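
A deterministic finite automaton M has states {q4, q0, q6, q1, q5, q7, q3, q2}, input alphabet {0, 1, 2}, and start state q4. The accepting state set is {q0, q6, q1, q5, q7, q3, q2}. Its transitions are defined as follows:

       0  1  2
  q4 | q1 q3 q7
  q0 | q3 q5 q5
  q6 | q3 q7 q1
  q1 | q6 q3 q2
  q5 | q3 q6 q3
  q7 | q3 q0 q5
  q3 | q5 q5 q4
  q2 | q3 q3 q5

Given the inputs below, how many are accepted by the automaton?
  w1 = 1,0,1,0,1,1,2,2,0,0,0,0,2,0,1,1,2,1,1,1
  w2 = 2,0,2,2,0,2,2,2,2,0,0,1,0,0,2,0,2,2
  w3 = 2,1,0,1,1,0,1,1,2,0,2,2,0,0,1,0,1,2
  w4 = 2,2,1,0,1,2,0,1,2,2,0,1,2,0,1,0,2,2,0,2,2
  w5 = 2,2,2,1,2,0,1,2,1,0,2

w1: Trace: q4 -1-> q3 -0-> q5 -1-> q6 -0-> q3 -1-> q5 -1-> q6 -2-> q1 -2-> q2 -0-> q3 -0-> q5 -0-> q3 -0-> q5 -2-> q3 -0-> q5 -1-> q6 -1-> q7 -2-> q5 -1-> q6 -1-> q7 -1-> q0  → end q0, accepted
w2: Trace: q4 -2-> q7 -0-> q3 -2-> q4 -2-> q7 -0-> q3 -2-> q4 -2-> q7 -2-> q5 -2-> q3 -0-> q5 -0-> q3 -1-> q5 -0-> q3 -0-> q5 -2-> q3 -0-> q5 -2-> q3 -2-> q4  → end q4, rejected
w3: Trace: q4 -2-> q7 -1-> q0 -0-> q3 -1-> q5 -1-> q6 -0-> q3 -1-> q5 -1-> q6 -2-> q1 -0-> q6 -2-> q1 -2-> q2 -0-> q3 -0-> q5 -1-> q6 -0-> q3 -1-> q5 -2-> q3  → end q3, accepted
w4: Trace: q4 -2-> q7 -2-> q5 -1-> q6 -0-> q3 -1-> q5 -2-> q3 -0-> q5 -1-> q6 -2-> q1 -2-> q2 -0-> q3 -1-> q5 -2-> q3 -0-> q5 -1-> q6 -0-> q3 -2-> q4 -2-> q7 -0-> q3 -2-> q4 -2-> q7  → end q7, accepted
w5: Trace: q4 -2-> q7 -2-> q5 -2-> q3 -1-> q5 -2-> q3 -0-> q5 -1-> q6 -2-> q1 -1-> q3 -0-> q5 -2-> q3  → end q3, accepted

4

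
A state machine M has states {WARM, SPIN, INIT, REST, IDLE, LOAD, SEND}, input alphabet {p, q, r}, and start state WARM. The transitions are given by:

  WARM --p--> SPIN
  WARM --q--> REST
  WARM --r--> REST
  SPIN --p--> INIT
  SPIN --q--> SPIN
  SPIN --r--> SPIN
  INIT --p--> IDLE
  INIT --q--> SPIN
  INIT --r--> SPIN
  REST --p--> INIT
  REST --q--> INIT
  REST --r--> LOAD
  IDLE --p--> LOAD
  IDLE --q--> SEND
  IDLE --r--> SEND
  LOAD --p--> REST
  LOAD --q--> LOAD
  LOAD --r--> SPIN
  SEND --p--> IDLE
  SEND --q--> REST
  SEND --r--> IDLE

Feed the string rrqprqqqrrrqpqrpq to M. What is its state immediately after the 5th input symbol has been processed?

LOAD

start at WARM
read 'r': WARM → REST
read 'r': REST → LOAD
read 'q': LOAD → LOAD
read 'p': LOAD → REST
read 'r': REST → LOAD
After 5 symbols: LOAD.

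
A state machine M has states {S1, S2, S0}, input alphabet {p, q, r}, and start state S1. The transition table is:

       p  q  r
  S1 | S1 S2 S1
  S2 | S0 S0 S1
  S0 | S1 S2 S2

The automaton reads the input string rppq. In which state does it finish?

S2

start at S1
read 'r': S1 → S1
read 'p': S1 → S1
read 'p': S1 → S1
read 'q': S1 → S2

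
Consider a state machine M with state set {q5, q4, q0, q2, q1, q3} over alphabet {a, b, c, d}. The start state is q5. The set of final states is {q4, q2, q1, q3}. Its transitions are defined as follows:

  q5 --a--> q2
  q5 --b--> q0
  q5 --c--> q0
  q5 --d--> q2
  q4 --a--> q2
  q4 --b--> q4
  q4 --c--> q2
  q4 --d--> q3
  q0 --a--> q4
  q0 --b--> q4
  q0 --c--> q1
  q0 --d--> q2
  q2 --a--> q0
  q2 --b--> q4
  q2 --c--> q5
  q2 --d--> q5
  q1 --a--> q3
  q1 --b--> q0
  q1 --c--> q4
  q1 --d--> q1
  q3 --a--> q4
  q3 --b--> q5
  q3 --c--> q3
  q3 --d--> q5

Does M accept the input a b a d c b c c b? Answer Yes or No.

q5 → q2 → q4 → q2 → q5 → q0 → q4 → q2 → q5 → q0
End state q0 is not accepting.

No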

[WHAT IS BEING ASKED] From the line containing "q1 --d--> q1" down to the final line of the records above, copy everything exactly and include nothing else.

[SOLUTION]
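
  q1 --d--> q1
  q3 --a--> q4
  q3 --b--> q5
  q3 --c--> q3
  q3 --d--> q5

Does M accept the input a b a d c b c c b? Answer Yes or No.

q5 → q2 → q4 → q2 → q5 → q0 → q4 → q2 → q5 → q0
End state q0 is not accepting.

No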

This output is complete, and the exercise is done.